[INPUT — start]
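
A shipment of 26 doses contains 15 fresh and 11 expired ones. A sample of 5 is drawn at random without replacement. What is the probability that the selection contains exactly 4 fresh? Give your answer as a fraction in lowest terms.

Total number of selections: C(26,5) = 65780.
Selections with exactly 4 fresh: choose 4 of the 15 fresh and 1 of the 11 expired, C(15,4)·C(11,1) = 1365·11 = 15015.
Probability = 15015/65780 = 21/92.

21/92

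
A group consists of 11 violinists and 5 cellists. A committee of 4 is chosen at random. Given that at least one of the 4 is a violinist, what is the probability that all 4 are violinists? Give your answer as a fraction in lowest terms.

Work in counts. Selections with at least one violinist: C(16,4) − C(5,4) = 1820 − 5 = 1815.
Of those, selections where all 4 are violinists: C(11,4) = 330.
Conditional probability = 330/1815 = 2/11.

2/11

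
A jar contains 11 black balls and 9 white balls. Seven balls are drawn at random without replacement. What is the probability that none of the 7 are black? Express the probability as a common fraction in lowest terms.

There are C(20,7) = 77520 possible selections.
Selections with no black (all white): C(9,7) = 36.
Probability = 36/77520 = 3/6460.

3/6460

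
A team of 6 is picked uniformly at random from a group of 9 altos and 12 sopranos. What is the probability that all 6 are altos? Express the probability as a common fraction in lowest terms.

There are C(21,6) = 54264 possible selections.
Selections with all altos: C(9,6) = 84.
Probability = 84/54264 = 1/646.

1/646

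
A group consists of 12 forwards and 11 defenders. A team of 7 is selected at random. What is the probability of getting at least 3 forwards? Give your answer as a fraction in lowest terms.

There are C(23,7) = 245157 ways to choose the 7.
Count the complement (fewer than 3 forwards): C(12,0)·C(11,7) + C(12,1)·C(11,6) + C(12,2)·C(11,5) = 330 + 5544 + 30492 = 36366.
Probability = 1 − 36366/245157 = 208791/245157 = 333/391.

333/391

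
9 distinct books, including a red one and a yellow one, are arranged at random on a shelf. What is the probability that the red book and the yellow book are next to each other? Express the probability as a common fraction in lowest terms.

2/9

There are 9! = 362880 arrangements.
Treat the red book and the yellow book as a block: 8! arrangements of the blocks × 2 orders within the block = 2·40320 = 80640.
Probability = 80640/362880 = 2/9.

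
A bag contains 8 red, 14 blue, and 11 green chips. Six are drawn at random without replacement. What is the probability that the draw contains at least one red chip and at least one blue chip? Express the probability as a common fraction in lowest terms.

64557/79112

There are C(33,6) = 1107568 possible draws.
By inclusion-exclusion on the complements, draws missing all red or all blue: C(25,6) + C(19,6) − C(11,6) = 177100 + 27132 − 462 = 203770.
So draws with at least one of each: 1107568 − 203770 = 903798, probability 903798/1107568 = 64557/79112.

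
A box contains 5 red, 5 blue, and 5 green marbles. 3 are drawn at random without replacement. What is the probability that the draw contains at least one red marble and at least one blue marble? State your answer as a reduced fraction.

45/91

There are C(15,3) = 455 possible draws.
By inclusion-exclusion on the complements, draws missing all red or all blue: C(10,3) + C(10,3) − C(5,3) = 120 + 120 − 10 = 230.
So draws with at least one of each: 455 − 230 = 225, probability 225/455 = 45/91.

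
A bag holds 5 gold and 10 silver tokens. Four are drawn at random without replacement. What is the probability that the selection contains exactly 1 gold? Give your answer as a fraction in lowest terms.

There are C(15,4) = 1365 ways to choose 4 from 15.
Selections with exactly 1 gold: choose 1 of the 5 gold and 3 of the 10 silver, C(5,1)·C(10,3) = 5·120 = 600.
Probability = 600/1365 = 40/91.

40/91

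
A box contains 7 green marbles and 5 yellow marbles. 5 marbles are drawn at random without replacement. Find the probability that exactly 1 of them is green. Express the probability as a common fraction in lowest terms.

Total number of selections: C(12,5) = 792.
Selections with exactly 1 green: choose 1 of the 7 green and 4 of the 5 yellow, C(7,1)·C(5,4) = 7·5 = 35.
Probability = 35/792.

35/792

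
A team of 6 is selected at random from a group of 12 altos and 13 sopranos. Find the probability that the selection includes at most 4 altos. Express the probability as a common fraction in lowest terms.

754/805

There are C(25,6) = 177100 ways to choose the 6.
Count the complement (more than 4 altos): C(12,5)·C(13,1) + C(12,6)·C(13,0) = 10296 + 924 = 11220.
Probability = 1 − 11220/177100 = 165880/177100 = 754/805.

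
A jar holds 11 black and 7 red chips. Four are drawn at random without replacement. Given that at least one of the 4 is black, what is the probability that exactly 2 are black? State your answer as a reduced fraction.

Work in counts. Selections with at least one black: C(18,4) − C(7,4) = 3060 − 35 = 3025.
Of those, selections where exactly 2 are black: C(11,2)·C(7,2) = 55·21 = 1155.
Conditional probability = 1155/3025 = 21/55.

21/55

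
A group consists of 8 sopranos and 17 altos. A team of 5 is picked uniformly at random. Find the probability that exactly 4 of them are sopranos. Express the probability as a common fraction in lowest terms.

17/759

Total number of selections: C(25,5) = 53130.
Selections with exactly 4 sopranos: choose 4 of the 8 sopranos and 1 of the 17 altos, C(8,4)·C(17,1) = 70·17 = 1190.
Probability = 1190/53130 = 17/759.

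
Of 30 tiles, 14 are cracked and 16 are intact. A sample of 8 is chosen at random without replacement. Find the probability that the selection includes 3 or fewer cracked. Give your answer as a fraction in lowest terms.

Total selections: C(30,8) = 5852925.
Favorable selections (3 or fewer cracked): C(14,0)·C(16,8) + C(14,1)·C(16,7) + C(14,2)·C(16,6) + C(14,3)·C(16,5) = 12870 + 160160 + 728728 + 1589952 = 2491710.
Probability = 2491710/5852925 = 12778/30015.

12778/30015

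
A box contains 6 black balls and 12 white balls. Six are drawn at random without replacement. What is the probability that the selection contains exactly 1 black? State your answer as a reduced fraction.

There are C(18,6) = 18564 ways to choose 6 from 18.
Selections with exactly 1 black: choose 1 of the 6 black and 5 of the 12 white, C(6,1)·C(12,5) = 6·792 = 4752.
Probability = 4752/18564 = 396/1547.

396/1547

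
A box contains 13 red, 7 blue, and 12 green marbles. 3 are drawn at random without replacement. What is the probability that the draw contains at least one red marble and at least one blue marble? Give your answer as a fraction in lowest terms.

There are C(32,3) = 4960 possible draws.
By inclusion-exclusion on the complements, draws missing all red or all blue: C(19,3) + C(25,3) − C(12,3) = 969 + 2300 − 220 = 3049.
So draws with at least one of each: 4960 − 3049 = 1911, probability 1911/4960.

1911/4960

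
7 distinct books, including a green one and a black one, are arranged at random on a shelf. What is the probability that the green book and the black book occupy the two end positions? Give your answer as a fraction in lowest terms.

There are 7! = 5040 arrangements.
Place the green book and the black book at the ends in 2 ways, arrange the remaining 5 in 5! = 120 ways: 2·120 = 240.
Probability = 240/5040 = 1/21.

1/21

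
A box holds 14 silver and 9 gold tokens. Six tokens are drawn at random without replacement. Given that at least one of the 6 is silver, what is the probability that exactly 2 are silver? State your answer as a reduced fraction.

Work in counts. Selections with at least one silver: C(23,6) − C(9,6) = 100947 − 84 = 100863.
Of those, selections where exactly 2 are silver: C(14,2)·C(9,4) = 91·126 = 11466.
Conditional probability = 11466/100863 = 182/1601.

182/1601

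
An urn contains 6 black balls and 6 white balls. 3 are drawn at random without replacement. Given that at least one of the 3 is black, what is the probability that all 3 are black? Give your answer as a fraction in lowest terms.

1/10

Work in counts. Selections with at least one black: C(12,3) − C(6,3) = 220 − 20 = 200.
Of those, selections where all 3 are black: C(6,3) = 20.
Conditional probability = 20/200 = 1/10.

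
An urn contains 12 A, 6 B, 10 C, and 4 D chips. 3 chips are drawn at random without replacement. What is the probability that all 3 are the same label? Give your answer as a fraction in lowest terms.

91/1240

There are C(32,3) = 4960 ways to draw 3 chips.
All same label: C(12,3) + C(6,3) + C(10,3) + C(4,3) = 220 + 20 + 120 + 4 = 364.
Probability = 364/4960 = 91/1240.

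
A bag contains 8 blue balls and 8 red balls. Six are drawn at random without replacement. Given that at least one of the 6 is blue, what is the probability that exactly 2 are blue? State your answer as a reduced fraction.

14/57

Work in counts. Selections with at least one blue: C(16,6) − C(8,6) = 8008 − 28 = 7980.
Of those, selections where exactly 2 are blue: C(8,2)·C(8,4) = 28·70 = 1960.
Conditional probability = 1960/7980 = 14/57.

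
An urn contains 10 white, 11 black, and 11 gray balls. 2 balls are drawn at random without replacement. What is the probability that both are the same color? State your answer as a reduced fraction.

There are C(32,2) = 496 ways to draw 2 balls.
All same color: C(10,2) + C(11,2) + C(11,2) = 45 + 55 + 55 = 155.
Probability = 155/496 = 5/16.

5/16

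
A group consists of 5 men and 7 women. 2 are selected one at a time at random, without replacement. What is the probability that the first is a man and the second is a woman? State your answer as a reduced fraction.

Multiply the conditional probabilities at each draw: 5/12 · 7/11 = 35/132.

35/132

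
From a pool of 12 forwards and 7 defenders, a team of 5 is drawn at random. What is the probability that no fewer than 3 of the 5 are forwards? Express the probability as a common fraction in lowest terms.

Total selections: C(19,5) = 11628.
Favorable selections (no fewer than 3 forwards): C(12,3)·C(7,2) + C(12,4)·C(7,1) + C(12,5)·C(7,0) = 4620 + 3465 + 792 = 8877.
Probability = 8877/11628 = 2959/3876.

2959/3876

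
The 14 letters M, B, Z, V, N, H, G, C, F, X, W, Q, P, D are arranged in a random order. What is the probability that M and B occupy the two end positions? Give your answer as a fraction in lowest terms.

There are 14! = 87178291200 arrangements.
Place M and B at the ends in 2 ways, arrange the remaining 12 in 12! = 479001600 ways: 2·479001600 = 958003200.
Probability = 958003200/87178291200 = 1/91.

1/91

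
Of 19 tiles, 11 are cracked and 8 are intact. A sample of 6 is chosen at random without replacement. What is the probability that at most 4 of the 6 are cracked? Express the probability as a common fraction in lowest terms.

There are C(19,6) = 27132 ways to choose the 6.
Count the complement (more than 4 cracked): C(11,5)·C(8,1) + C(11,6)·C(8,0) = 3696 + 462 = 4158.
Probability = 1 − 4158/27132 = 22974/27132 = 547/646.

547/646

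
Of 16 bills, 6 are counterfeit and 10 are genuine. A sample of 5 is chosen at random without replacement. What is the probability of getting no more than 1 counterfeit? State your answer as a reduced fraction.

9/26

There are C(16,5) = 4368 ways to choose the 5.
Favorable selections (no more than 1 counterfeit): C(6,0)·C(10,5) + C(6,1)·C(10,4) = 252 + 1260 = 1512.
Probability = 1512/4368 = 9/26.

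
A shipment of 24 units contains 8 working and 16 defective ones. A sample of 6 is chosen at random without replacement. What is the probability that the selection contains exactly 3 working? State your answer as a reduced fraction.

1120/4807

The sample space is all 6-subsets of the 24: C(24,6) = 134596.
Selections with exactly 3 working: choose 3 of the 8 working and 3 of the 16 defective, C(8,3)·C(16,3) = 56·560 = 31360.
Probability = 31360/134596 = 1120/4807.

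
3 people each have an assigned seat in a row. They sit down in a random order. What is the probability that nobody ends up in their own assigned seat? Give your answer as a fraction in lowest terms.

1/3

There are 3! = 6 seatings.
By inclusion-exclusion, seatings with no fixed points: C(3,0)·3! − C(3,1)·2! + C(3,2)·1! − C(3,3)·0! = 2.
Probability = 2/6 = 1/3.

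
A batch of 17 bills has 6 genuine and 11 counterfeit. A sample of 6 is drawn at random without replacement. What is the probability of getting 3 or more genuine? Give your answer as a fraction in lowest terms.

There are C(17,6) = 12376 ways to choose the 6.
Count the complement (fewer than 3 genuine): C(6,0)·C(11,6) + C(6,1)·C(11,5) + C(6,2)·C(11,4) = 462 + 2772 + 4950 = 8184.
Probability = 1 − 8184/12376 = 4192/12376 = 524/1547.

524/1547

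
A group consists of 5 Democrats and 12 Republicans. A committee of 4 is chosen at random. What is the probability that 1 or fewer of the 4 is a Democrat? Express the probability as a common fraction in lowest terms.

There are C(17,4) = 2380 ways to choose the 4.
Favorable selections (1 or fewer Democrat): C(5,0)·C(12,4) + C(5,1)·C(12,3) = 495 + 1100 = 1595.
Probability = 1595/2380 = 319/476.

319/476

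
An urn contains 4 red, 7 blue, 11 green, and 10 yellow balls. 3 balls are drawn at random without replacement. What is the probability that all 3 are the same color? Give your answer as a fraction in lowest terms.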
[INPUT — finish]
WHAT IS REQUIRED
Word for word, please return the lines from the one containing "A batch of 17" through the end of the listing, both ends included, and nothing else.

SOLUTION TO THIS PROBLEM
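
A batch of 17 bills has 6 genuine and 11 counterfeit. A sample of 6 is drawn at random without replacement. What is the probability of getting 3 or more genuine? Give your answer as a fraction in lowest terms.

There are C(17,6) = 12376 ways to choose the 6.
Count the complement (fewer than 3 genuine): C(6,0)·C(11,6) + C(6,1)·C(11,5) + C(6,2)·C(11,4) = 462 + 2772 + 4950 = 8184.
Probability = 1 − 8184/12376 = 4192/12376 = 524/1547.

524/1547

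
A group consists of 5 Democrats and 12 Republicans. A committee of 4 is chosen at random. What is the probability that 1 or fewer of the 4 is a Democrat? Express the probability as a common fraction in lowest terms.

There are C(17,4) = 2380 ways to choose the 4.
Favorable selections (1 or fewer Democrat): C(5,0)·C(12,4) + C(5,1)·C(12,3) = 495 + 1100 = 1595.
Probability = 1595/2380 = 319/476.

319/476

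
An urn contains 4 red, 7 blue, 11 green, and 10 yellow balls. 3 balls are drawn at random without replacement. What is the probability that all 3 are the same color? Give your answer as a fraction in lowest terms.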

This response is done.